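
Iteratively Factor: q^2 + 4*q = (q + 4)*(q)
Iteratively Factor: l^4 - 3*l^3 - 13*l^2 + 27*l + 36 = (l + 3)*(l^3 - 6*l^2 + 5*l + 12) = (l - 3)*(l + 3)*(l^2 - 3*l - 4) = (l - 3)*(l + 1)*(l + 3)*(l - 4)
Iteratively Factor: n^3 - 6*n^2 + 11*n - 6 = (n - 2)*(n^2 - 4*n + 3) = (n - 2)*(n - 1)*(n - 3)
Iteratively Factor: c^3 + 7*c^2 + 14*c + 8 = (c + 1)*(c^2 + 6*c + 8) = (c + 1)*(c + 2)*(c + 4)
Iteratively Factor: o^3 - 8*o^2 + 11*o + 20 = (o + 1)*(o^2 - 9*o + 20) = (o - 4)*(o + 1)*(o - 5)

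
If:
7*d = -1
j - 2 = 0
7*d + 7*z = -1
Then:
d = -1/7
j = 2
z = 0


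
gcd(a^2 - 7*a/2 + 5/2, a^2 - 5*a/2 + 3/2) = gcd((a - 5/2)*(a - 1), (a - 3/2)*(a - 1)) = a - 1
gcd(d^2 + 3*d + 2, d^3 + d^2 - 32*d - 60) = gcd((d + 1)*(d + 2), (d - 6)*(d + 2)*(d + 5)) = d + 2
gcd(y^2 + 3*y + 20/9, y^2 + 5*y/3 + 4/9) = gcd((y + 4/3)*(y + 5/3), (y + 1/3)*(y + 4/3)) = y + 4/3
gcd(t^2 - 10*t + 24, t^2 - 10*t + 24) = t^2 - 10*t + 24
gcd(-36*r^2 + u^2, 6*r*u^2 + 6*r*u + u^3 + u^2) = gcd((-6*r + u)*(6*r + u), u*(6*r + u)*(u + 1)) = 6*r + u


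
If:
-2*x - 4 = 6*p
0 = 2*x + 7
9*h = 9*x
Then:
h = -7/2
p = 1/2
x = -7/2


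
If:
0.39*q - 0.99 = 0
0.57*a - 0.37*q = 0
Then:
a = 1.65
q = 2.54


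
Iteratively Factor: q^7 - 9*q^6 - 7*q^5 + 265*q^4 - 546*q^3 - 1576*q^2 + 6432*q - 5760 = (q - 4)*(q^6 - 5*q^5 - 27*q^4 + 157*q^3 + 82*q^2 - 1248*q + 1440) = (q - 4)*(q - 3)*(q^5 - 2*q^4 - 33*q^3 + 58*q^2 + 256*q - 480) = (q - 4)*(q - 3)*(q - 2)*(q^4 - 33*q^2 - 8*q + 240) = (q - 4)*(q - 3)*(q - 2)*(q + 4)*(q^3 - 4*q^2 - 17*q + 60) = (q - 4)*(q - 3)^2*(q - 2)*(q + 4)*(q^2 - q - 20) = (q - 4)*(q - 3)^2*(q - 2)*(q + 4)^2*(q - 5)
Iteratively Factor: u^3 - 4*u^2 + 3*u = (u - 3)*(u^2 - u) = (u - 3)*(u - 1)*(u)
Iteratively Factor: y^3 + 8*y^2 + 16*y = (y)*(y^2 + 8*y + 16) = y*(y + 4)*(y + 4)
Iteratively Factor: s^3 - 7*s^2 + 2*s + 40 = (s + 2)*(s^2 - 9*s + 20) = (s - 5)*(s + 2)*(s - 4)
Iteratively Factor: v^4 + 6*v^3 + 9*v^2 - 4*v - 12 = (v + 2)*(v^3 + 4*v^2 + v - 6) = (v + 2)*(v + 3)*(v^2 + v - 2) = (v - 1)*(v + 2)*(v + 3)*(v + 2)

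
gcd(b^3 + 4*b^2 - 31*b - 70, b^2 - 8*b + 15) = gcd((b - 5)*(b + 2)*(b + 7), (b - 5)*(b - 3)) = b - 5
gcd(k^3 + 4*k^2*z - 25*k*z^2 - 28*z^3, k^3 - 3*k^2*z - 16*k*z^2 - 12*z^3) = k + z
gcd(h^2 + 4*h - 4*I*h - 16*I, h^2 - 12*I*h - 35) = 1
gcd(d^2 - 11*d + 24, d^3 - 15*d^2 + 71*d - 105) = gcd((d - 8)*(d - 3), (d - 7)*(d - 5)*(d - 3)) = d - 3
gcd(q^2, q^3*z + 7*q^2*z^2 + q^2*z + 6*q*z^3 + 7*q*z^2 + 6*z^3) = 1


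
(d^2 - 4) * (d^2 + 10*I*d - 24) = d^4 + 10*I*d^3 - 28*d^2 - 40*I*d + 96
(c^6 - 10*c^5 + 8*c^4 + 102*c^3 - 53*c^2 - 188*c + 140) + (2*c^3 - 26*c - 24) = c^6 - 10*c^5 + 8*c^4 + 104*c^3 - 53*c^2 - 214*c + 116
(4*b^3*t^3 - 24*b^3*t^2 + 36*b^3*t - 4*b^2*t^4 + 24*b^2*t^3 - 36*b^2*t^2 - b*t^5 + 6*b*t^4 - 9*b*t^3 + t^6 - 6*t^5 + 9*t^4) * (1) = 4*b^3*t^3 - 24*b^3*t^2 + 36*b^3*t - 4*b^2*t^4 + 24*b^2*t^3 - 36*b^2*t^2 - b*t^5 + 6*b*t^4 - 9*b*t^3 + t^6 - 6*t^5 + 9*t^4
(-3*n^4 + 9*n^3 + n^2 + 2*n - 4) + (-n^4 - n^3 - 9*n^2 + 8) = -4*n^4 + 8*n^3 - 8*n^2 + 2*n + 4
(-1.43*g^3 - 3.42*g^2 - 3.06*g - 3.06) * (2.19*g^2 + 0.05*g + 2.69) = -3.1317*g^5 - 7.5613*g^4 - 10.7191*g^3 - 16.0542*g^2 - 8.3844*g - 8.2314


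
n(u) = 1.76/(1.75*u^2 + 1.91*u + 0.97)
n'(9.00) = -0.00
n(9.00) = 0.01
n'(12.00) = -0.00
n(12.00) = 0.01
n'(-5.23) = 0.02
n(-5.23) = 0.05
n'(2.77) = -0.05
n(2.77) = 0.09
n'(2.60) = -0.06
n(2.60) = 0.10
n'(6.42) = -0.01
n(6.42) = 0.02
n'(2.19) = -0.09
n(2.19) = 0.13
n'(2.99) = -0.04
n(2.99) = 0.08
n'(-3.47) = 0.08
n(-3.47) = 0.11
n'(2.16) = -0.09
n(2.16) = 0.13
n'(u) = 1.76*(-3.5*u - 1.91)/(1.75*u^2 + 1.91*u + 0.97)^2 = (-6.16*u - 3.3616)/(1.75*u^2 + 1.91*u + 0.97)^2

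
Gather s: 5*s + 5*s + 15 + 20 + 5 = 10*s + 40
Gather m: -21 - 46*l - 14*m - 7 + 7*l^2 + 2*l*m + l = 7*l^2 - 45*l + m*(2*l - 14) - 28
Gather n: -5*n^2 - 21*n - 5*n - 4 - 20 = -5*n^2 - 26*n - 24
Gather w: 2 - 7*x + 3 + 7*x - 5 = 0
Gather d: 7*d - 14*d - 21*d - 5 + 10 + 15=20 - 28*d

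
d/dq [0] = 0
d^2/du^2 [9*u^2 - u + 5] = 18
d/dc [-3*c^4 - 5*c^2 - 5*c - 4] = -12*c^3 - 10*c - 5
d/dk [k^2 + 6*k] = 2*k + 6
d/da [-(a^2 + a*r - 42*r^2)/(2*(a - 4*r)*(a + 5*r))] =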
━━━━━━━━
(Problem details)
Copy verbatim, from the listing above, each line from the one containing "(4*b^3*t^3 - 24*b^3*t^2" down to the one containing "(-3*n^4 + 9*n^3", inclusive.

(Answer below)
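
(4*b^3*t^3 - 24*b^3*t^2 + 36*b^3*t - 4*b^2*t^4 + 24*b^2*t^3 - 36*b^2*t^2 - b*t^5 + 6*b*t^4 - 9*b*t^3 + t^6 - 6*t^5 + 9*t^4) * (1) = 4*b^3*t^3 - 24*b^3*t^2 + 36*b^3*t - 4*b^2*t^4 + 24*b^2*t^3 - 36*b^2*t^2 - b*t^5 + 6*b*t^4 - 9*b*t^3 + t^6 - 6*t^5 + 9*t^4
(-3*n^4 + 9*n^3 + n^2 + 2*n - 4) + (-n^4 - n^3 - 9*n^2 + 8) = -4*n^4 + 8*n^3 - 8*n^2 + 2*n + 4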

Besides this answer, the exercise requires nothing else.